Dataset entries

****************

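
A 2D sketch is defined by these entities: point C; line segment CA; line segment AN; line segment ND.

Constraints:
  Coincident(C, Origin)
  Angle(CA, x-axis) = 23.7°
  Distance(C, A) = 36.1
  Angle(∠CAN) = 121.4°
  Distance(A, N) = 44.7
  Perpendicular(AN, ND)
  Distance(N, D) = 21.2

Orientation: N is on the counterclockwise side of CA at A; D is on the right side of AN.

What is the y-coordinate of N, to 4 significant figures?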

****************

■ WORK TO BE COMPLETED ■
The reply should consist of all the records, repeated exactly.

■ EXERCISE RESPONSE ■
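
A 2D sketch is defined by these entities: point C; line segment CA; line segment AN; line segment ND.

Constraints:
  Coincident(C, Origin)
  Angle(CA, x-axis) = 23.7°
  Distance(C, A) = 36.1
  Angle(∠CAN) = 121.4°
  Distance(A, N) = 44.7
  Perpendicular(AN, ND)
  Distance(N, D) = 21.2

Orientation: N is on the counterclockwise side of CA at A; D is on the right side of AN.

What is the y-coordinate of N, to 4 significant figures?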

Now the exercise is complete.